## [What you have to do]
The word "sodium" may appear in some of the lines below. State how many lines contain it, and write only that number.

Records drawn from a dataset
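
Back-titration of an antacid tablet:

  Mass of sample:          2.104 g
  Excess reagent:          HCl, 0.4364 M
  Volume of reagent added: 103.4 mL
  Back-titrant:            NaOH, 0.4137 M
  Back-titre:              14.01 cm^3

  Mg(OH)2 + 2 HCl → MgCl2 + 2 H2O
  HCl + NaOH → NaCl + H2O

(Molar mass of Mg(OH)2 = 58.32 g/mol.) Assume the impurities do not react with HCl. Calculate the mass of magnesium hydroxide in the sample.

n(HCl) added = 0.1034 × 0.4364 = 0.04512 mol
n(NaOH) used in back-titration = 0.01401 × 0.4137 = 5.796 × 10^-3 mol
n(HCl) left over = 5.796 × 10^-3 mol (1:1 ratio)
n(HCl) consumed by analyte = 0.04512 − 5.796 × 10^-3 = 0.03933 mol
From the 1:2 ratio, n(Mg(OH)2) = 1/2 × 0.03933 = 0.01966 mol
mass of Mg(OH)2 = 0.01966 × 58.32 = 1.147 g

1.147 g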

...

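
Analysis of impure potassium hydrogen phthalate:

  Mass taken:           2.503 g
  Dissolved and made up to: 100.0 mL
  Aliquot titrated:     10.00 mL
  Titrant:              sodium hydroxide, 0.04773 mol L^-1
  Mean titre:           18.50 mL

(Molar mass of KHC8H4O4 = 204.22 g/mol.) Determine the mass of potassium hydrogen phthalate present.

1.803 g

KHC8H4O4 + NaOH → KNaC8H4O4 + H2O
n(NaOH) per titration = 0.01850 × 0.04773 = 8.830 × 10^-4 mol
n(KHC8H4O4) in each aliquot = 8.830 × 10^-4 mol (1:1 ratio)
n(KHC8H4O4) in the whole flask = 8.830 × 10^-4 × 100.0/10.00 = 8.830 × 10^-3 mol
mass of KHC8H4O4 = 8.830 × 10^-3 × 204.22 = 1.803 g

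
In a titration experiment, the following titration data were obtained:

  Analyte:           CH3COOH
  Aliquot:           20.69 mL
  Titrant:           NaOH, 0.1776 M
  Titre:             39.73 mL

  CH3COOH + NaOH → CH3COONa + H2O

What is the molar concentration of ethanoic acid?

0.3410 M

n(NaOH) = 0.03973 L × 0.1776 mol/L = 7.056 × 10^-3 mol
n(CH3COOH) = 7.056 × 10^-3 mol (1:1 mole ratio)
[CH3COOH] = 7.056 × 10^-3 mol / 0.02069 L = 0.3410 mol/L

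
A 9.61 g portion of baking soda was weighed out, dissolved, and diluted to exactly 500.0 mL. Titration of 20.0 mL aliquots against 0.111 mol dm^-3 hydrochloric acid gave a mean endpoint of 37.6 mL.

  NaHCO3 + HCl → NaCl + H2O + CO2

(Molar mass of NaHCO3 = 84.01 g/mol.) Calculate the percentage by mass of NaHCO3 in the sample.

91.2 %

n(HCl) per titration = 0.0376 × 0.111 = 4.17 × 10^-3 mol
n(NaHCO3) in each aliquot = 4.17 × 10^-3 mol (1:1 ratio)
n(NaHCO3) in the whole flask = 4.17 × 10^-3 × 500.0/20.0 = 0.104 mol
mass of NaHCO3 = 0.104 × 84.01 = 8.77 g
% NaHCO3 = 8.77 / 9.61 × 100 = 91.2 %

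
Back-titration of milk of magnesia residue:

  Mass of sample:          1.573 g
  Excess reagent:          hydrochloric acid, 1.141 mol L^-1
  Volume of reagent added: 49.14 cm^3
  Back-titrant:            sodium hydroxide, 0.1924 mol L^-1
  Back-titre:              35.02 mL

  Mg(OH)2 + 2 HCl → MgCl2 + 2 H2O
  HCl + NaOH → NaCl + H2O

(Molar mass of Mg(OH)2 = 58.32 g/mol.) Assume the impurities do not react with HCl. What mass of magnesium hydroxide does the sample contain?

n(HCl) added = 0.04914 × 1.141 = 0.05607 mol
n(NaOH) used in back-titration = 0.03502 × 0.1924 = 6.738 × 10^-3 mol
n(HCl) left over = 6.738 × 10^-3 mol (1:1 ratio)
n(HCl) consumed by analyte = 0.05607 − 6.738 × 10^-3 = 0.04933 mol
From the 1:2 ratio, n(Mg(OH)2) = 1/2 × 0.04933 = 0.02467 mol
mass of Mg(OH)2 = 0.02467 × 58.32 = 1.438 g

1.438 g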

## [Result]
2